> Input:
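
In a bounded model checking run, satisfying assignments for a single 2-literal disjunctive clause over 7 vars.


Step 1: Total=2^7=128
Step 2: Unsat when all 2 false: 2^5=32
Step 3: Sat=128-32=96

96


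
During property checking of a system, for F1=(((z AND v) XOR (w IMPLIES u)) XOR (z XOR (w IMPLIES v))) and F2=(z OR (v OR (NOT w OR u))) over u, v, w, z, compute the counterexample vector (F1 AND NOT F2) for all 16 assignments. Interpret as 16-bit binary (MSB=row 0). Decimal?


F1 = (((z AND v) XOR (w IMPLIES u)) XOR (z XOR (w IMPLIES v)))
F2 = (z OR (v OR (NOT w OR u)))
Counterexample to F1=>F2 is where F1=1 and F2=0.
Evaluate each row (bits = u,v,w,z, MSB first):
  row 0 [0000]: F1=0 F2=1 -> F1&~F2 -> 0
  row 1 [0001]: F1=1 F2=1 -> F1&~F2 -> 0
  row 2 [0010]: F1=0 F2=0 -> F1&~F2 -> 0
  row 3 [0011]: F1=1 F2=1 -> F1&~F2 -> 0
  row 4 [0100]: F1=0 F2=1 -> F1&~F2 -> 0
  row 5 [0101]: F1=0 F2=1 -> F1&~F2 -> 0
  row 6 [0110]: F1=1 F2=1 -> F1&~F2 -> 0
  row 7 [0111]: F1=1 F2=1 -> F1&~F2 -> 0
  row 8 [1000]: F1=0 F2=1 -> F1&~F2 -> 0
  row 9 [1001]: F1=1 F2=1 -> F1&~F2 -> 0
  row 10 [1010]: F1=1 F2=1 -> F1&~F2 -> 0
  row 11 [1011]: F1=0 F2=1 -> F1&~F2 -> 0
  row 12 [1100]: F1=0 F2=1 -> F1&~F2 -> 0
  row 13 [1101]: F1=0 F2=1 -> F1&~F2 -> 0
  row 14 [1110]: F1=0 F2=1 -> F1&~F2 -> 0
  row 15 [1111]: F1=0 F2=1 -> F1&~F2 -> 0
Full result column, 4 rows per line (u,v fixed per line; w,z runs 00..11 left to right):
  rows 0-3 [u,v=00]: 0000  = hex 0
  rows 4-7 [u,v=01]: 0000  = hex 0
  rows 8-11 [u,v=10]: 0000  = hex 0
  rows 12-15 [u,v=11]: 0000  = hex 0
Counterexample vector (row 0 .. row 15) = 0000000000000000
Output column grouped in 4s = 0000 0000 0000 0000 = 0x0000
Convert to decimal digit by digit (value = value*16 + digit):
  0 -> 0
  0*16 + 0 = 0
  0*16 + 0 = 0
  0*16 + 0 = 0
Decimal = 0

0


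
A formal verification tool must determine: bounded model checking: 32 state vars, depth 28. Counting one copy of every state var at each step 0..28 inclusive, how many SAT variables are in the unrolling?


BMC unrolls to depth k, creating one copy of each state var for steps 0..k.
Step count = 28 + 1 = 29 (steps 0 through 28)
Vars per step = 32
Total = 32 * 29 = 928

928


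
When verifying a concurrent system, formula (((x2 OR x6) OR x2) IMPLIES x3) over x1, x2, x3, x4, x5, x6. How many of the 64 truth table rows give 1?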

> The problem:
Your reply must contain each entry, reproduced exactly.

> Solution to the problem:
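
In a bounded model checking run, satisfying assignments for a single 2-literal disjunctive clause over 7 vars.


Step 1: Total=2^7=128
Step 2: Unsat when all 2 false: 2^5=32
Step 3: Sat=128-32=96

96


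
During property checking of a system, for F1=(((z AND v) XOR (w IMPLIES u)) XOR (z XOR (w IMPLIES v))) and F2=(z OR (v OR (NOT w OR u))) over u, v, w, z, compute the counterexample vector (F1 AND NOT F2) for all 16 assignments. Interpret as 16-bit binary (MSB=row 0). Decimal?


F1 = (((z AND v) XOR (w IMPLIES u)) XOR (z XOR (w IMPLIES v)))
F2 = (z OR (v OR (NOT w OR u)))
Counterexample to F1=>F2 is where F1=1 and F2=0.
Evaluate each row (bits = u,v,w,z, MSB first):
  row 0 [0000]: F1=0 F2=1 -> F1&~F2 -> 0
  row 1 [0001]: F1=1 F2=1 -> F1&~F2 -> 0
  row 2 [0010]: F1=0 F2=0 -> F1&~F2 -> 0
  row 3 [0011]: F1=1 F2=1 -> F1&~F2 -> 0
  row 4 [0100]: F1=0 F2=1 -> F1&~F2 -> 0
  row 5 [0101]: F1=0 F2=1 -> F1&~F2 -> 0
  row 6 [0110]: F1=1 F2=1 -> F1&~F2 -> 0
  row 7 [0111]: F1=1 F2=1 -> F1&~F2 -> 0
  row 8 [1000]: F1=0 F2=1 -> F1&~F2 -> 0
  row 9 [1001]: F1=1 F2=1 -> F1&~F2 -> 0
  row 10 [1010]: F1=1 F2=1 -> F1&~F2 -> 0
  row 11 [1011]: F1=0 F2=1 -> F1&~F2 -> 0
  row 12 [1100]: F1=0 F2=1 -> F1&~F2 -> 0
  row 13 [1101]: F1=0 F2=1 -> F1&~F2 -> 0
  row 14 [1110]: F1=0 F2=1 -> F1&~F2 -> 0
  row 15 [1111]: F1=0 F2=1 -> F1&~F2 -> 0
Full result column, 4 rows per line (u,v fixed per line; w,z runs 00..11 left to right):
  rows 0-3 [u,v=00]: 0000  = hex 0
  rows 4-7 [u,v=01]: 0000  = hex 0
  rows 8-11 [u,v=10]: 0000  = hex 0
  rows 12-15 [u,v=11]: 0000  = hex 0
Counterexample vector (row 0 .. row 15) = 0000000000000000
Output column grouped in 4s = 0000 0000 0000 0000 = 0x0000
Convert to decimal digit by digit (value = value*16 + digit):
  0 -> 0
  0*16 + 0 = 0
  0*16 + 0 = 0
  0*16 + 0 = 0
Decimal = 0

0


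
A formal verification tool must determine: bounded model checking: 32 state vars, depth 28. Counting one copy of every state var at each step 0..28 inclusive, how many SAT variables are in the unrolling?


BMC unrolls to depth k, creating one copy of each state var for steps 0..k.
Step count = 28 + 1 = 29 (steps 0 through 28)
Vars per step = 32
Total = 32 * 29 = 928

928


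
When verifying a concurrent system, formula (((x2 OR x6) OR x2) IMPLIES x3) over x1, x2, x3, x4, x5, x6. How many of the 64 truth table rows give 1?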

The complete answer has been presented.